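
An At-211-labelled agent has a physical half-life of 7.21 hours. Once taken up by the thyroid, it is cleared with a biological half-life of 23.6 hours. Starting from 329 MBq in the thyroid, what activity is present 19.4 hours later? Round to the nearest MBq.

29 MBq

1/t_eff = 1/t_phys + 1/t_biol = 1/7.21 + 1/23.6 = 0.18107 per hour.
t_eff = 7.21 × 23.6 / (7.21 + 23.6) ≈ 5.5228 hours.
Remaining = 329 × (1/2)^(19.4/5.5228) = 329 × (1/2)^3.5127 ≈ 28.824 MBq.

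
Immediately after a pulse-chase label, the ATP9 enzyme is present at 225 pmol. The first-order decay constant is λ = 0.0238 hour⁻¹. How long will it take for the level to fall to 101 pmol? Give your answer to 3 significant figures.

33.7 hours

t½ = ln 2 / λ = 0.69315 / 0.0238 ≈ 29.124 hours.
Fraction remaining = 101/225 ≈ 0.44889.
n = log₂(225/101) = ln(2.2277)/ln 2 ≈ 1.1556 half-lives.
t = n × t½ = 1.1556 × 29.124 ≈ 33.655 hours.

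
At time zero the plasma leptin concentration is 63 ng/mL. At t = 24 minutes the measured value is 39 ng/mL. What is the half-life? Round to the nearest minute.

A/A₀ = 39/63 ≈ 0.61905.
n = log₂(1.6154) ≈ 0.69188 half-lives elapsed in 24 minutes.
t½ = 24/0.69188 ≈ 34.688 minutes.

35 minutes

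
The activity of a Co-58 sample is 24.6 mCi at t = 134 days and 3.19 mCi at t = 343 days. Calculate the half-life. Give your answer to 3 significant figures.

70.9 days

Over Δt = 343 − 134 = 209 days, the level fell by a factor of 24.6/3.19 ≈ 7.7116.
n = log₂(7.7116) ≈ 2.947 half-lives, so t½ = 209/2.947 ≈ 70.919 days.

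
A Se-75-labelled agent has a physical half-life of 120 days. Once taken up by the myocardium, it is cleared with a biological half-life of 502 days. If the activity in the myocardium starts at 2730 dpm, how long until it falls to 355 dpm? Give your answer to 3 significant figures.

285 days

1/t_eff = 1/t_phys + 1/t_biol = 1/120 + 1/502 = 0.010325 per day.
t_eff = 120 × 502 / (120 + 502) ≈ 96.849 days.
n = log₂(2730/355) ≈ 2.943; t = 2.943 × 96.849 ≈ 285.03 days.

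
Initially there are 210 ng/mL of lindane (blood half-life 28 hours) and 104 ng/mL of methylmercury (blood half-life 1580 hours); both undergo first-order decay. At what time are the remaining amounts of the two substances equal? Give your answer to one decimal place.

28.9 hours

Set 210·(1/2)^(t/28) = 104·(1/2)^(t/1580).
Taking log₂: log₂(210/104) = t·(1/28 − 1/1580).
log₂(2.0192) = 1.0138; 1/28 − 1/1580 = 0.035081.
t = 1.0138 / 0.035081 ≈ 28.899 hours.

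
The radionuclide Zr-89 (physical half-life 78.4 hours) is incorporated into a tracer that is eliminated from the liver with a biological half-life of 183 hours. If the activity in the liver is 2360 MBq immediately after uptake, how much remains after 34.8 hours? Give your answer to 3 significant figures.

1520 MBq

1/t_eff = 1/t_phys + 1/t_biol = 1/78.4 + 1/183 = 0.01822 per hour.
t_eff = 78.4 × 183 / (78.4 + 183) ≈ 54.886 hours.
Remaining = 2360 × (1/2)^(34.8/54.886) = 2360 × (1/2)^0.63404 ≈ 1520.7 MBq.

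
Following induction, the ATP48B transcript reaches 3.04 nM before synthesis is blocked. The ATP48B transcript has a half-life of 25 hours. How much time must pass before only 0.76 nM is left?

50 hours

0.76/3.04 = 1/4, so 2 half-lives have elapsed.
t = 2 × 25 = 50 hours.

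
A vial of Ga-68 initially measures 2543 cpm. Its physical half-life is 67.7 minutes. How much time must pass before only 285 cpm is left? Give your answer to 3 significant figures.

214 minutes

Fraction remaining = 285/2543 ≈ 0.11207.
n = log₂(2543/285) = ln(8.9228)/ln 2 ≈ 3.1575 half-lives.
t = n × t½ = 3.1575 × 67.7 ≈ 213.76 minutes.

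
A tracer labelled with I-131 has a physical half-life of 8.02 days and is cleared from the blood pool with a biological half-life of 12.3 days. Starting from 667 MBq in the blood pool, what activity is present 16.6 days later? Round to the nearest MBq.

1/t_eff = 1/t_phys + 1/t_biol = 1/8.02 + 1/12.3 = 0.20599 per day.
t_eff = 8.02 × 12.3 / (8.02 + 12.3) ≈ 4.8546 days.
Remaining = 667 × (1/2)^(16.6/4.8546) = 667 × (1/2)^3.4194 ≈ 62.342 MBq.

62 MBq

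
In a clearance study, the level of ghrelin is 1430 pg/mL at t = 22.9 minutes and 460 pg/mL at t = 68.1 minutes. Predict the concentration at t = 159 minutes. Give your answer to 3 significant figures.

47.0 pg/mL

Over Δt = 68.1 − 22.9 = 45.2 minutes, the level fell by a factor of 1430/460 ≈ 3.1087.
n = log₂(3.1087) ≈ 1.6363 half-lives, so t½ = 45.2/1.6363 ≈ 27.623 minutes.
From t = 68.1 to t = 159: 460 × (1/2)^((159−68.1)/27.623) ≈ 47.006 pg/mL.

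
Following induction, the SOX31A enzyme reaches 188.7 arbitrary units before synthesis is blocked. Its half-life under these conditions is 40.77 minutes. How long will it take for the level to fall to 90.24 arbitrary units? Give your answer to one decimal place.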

Problem statement – Nothing is to be left out: set down all the records again exactly.

Solution below –
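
An At-211-labelled agent has a physical half-life of 7.21 hours. Once taken up by the thyroid, it is cleared with a biological half-life of 23.6 hours. Starting from 329 MBq in the thyroid, what activity is present 19.4 hours later? Round to the nearest MBq.

29 MBq

1/t_eff = 1/t_phys + 1/t_biol = 1/7.21 + 1/23.6 = 0.18107 per hour.
t_eff = 7.21 × 23.6 / (7.21 + 23.6) ≈ 5.5228 hours.
Remaining = 329 × (1/2)^(19.4/5.5228) = 329 × (1/2)^3.5127 ≈ 28.824 MBq.

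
Immediately after a pulse-chase label, the ATP9 enzyme is present at 225 pmol. The first-order decay constant is λ = 0.0238 hour⁻¹. How long will it take for the level to fall to 101 pmol? Give your answer to 3 significant figures.

33.7 hours

t½ = ln 2 / λ = 0.69315 / 0.0238 ≈ 29.124 hours.
Fraction remaining = 101/225 ≈ 0.44889.
n = log₂(225/101) = ln(2.2277)/ln 2 ≈ 1.1556 half-lives.
t = n × t½ = 1.1556 × 29.124 ≈ 33.655 hours.

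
At time zero the plasma leptin concentration is 63 ng/mL. At t = 24 minutes the measured value is 39 ng/mL. What is the half-life? Round to the nearest minute.

A/A₀ = 39/63 ≈ 0.61905.
n = log₂(1.6154) ≈ 0.69188 half-lives elapsed in 24 minutes.
t½ = 24/0.69188 ≈ 34.688 minutes.

35 minutes

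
The activity of a Co-58 sample is 24.6 mCi at t = 134 days and 3.19 mCi at t = 343 days. Calculate the half-life. Give your answer to 3 significant figures.

70.9 days

Over Δt = 343 − 134 = 209 days, the level fell by a factor of 24.6/3.19 ≈ 7.7116.
n = log₂(7.7116) ≈ 2.947 half-lives, so t½ = 209/2.947 ≈ 70.919 days.

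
A Se-75-labelled agent has a physical half-life of 120 days. Once taken up by the myocardium, it is cleared with a biological half-life of 502 days. If the activity in the myocardium starts at 2730 dpm, how long until it falls to 355 dpm? Give your answer to 3 significant figures.

285 days

1/t_eff = 1/t_phys + 1/t_biol = 1/120 + 1/502 = 0.010325 per day.
t_eff = 120 × 502 / (120 + 502) ≈ 96.849 days.
n = log₂(2730/355) ≈ 2.943; t = 2.943 × 96.849 ≈ 285.03 days.

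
Initially there are 210 ng/mL of lindane (blood half-life 28 hours) and 104 ng/mL of methylmercury (blood half-life 1580 hours); both undergo first-order decay. At what time are the remaining amounts of the two substances equal? Give your answer to one decimal place.

28.9 hours

Set 210·(1/2)^(t/28) = 104·(1/2)^(t/1580).
Taking log₂: log₂(210/104) = t·(1/28 − 1/1580).
log₂(2.0192) = 1.0138; 1/28 − 1/1580 = 0.035081.
t = 1.0138 / 0.035081 ≈ 28.899 hours.

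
The radionuclide Zr-89 (physical half-life 78.4 hours) is incorporated into a tracer that is eliminated from the liver with a biological half-life of 183 hours. If the activity in the liver is 2360 MBq immediately after uptake, how much remains after 34.8 hours? Give your answer to 3 significant figures.

1520 MBq

1/t_eff = 1/t_phys + 1/t_biol = 1/78.4 + 1/183 = 0.01822 per hour.
t_eff = 78.4 × 183 / (78.4 + 183) ≈ 54.886 hours.
Remaining = 2360 × (1/2)^(34.8/54.886) = 2360 × (1/2)^0.63404 ≈ 1520.7 MBq.

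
Following induction, the ATP48B transcript reaches 3.04 nM before synthesis is blocked. The ATP48B transcript has a half-life of 25 hours. How much time must pass before only 0.76 nM is left?

50 hours

0.76/3.04 = 1/4, so 2 half-lives have elapsed.
t = 2 × 25 = 50 hours.

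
A vial of Ga-68 initially measures 2543 cpm. Its physical half-life is 67.7 minutes. How much time must pass before only 285 cpm is left? Give your answer to 3 significant figures.

214 minutes

Fraction remaining = 285/2543 ≈ 0.11207.
n = log₂(2543/285) = ln(8.9228)/ln 2 ≈ 3.1575 half-lives.
t = n × t½ = 3.1575 × 67.7 ≈ 213.76 minutes.

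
A tracer labelled with I-131 has a physical half-life of 8.02 days and is cleared from the blood pool with a biological half-life of 12.3 days. Starting from 667 MBq in the blood pool, what activity is present 16.6 days later? Round to the nearest MBq.

1/t_eff = 1/t_phys + 1/t_biol = 1/8.02 + 1/12.3 = 0.20599 per day.
t_eff = 8.02 × 12.3 / (8.02 + 12.3) ≈ 4.8546 days.
Remaining = 667 × (1/2)^(16.6/4.8546) = 667 × (1/2)^3.4194 ≈ 62.342 MBq.

62 MBq

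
In a clearance study, the level of ghrelin is 1430 pg/mL at t = 22.9 minutes and 460 pg/mL at t = 68.1 minutes. Predict the concentration at t = 159 minutes. Give your answer to 3 significant figures.

47.0 pg/mL

Over Δt = 68.1 − 22.9 = 45.2 minutes, the level fell by a factor of 1430/460 ≈ 3.1087.
n = log₂(3.1087) ≈ 1.6363 half-lives, so t½ = 45.2/1.6363 ≈ 27.623 minutes.
From t = 68.1 to t = 159: 460 × (1/2)^((159−68.1)/27.623) ≈ 47.006 pg/mL.

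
Following induction, the SOX31A enzyme reaches 188.7 arbitrary units before synthesis is blocked. Its half-life under these conditions is 40.77 minutes. How long will it take for the level to fall to 90.24 arbitrary units? Give your answer to one decimal place.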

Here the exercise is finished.